Recorded data
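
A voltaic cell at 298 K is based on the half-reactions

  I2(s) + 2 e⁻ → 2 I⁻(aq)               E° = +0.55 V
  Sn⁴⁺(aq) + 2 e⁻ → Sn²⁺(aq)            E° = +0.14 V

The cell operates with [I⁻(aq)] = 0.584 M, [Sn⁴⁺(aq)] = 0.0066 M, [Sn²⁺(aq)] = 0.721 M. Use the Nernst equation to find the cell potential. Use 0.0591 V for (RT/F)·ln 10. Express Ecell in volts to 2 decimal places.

The I₂/I⁻ couple has the more positive E°, so it is the cathode; Sn⁴⁺/Sn²⁺ is the anode.
The standard potential is +0.55 − (+0.14) = +0.41 V and the balanced reaction transfers n = 2 electrons.
Balancing gives I2(s) + Sn²⁺(aq) → 2 I⁻(aq) + Sn⁴⁺(aq); hence Q = ([I⁻(aq)]^2·[Sn⁴⁺(aq)]) / [Sn²⁺(aq)] = 0.00312 (log Q = −2.506).
Applying E = E° − (RT ln10/nF)·log Q gives +0.41 − (0.0591/2)(−2.506) = +0.48 V.

+0.48 V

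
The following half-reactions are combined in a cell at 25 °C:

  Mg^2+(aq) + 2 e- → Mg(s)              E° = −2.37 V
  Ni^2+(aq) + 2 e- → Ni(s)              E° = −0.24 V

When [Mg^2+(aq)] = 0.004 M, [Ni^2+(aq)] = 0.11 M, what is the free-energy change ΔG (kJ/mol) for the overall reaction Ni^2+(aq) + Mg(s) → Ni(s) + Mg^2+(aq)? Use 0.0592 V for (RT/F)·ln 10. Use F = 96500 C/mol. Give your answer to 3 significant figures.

−419 kJ/mol

The standard cell potential is −0.24 − (−2.37) = +2.13 V, with n = 2 electrons in the balanced equation.
Here Q = [Mg^2+(aq)] / [Ni^2+(aq)] = 0.0364 (log Q = −1.439), giving E = +2.13 − (0.0592/2)·(−1.439) = +2.1726 V.
Finally ΔG = −nFE = −(2)(96500 C/mol)(+2.1726 V) = −419 kJ/mol.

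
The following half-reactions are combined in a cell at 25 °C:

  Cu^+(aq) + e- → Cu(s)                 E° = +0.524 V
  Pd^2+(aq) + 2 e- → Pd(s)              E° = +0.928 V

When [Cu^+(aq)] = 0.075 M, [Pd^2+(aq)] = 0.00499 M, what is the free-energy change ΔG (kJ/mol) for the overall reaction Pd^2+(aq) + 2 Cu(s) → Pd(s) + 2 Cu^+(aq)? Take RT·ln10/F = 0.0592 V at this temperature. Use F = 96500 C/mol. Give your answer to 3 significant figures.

−77.7 kJ/mol

With Pd²⁺/Pd reduced at the cathode, E°cell = +0.928 − (+0.524) = +0.404 V and n = 2.
Here Q = [Cu^+(aq)]^2 / [Pd^2+(aq)] = 1.13 (log Q = 0.052), giving E = +0.404 − (0.0592/2)·(0.052) = +0.4025 V.
ΔG = −nFE = −(2)(96500)(+0.4025) J/mol = −77.7 kJ/mol.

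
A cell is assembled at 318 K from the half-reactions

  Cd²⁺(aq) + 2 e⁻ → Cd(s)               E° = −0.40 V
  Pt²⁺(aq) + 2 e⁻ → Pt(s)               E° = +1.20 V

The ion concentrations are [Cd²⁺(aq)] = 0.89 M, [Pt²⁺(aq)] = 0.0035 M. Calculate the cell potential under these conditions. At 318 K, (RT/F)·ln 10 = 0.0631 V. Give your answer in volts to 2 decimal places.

The Pt²⁺/Pt couple has the more positive E°, so it is the cathode; Cd²⁺/Cd is the anode.
The standard potential is +1.20 − (−0.40) = +1.60 V and the balanced reaction transfers n = 2 electrons.
The balanced reaction is Pt²⁺(aq) + Cd(s) → Pt(s) + Cd²⁺(aq), so Q = [Cd²⁺(aq)] / [Pt²⁺(aq)] = 254 and log Q = 2.405.
E = E° − (0.0631/n)·log Q = +1.60 − (0.0631/2)(2.405) = +1.52 V.

+1.52 V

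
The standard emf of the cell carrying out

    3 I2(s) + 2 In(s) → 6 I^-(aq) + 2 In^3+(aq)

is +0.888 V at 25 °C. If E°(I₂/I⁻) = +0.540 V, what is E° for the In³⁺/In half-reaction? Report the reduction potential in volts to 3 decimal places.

In the reaction as written the I₂/I⁻ couple is reduced (cathode) and In³⁺/In is oxidized (anode), so E°cell = E°(I₂/I⁻) − E°(In³⁺/In).
E°(In³⁺/In) = E°(cathode) − E°cell = +0.540 − (+0.888) = −0.348 V.

−0.348 V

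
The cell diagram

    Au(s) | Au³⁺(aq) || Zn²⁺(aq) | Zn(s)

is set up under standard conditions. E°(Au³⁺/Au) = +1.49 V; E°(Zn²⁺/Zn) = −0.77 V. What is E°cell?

By convention the left-hand electrode in cell notation is the anode (oxidation) and the right-hand electrode is the cathode (reduction).
E°cell = E°(right) − E°(left) = −0.77 − (+1.49) = −2.26 V.
The negative sign shows that, as written, the cell would require an external voltage to drive the reaction.

−2.26 V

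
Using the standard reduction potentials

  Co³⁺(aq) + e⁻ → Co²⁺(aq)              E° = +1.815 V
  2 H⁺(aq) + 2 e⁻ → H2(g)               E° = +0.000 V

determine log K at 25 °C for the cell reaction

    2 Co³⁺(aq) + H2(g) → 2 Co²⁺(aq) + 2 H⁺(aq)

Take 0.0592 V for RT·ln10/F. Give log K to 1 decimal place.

log K = 61.3

The Co³⁺/Co²⁺ couple is reduced (cathode); E°cell = +1.815 − (+0.000) = +1.815 V with n = 2.
At equilibrium E = 0, so log K = nE°cell / 0.0592 = (2)(+1.815) / 0.0592 = 61.3.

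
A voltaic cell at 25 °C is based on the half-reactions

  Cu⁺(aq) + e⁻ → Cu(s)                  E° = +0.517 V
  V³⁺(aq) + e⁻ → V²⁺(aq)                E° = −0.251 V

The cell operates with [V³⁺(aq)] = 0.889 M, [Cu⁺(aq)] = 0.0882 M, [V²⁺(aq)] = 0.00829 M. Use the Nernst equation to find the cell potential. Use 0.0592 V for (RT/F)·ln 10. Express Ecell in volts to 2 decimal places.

+0.59 V

Cu⁺/Cu is reduced (cathode, E° = +0.517 V) and V³⁺/V²⁺ is oxidized (anode).
E°cell = E°cat − E°an = +0.517 − (−0.251) = +0.768 V; n = 1.
For the overall reaction Cu⁺(aq) + V²⁺(aq) → Cu(s) + V³⁺(aq), Q = [V³⁺(aq)] / ([Cu⁺(aq)]·[V²⁺(aq)]) = 1.22×10^3, giving log Q = 3.085.
Applying E = E° − (RT ln10/nF)·log Q gives +0.768 − (0.0592/1)(3.085) = +0.59 V.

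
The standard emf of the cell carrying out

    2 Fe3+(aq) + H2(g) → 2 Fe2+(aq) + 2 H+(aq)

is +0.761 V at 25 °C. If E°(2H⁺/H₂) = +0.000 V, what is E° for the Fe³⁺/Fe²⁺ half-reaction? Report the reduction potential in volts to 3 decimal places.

+0.761 V

In the reaction as written the Fe³⁺/Fe²⁺ couple is reduced (cathode) and 2H⁺/H₂ is oxidized (anode), so E°cell = E°(Fe³⁺/Fe²⁺) − E°(2H⁺/H₂).
E°(Fe³⁺/Fe²⁺) = E°cell + E°(anode) = +0.761 + (+0.000) = +0.761 V.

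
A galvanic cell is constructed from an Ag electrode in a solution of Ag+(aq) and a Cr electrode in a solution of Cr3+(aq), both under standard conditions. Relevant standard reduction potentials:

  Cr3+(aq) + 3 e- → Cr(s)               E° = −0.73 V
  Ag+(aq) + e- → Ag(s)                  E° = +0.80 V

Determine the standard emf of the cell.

The Ag⁺/Ag couple has the higher E°, so Ag ion is reduced (cathode) and Cr is oxidized (anode).
E°cell = E°(cathode) − E°(anode) = +0.80 − (−0.73) = +1.53 V.

+1.53 V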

Work required: When you reach the line containing "A galvanic cell" in the data above, retype it and each line after it through the final one, exactly as written.

Solution:
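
A galvanic cell is constructed from an Ag electrode in a solution of Ag+(aq) and a Cr electrode in a solution of Cr3+(aq), both under standard conditions. Relevant standard reduction potentials:

  Cr3+(aq) + 3 e- → Cr(s)               E° = −0.73 V
  Ag+(aq) + e- → Ag(s)                  E° = +0.80 V

Determine the standard emf of the cell.

The Ag⁺/Ag couple has the higher E°, so Ag ion is reduced (cathode) and Cr is oxidized (anode).
E°cell = E°(cathode) − E°(anode) = +0.80 − (−0.73) = +1.53 V.

+1.53 V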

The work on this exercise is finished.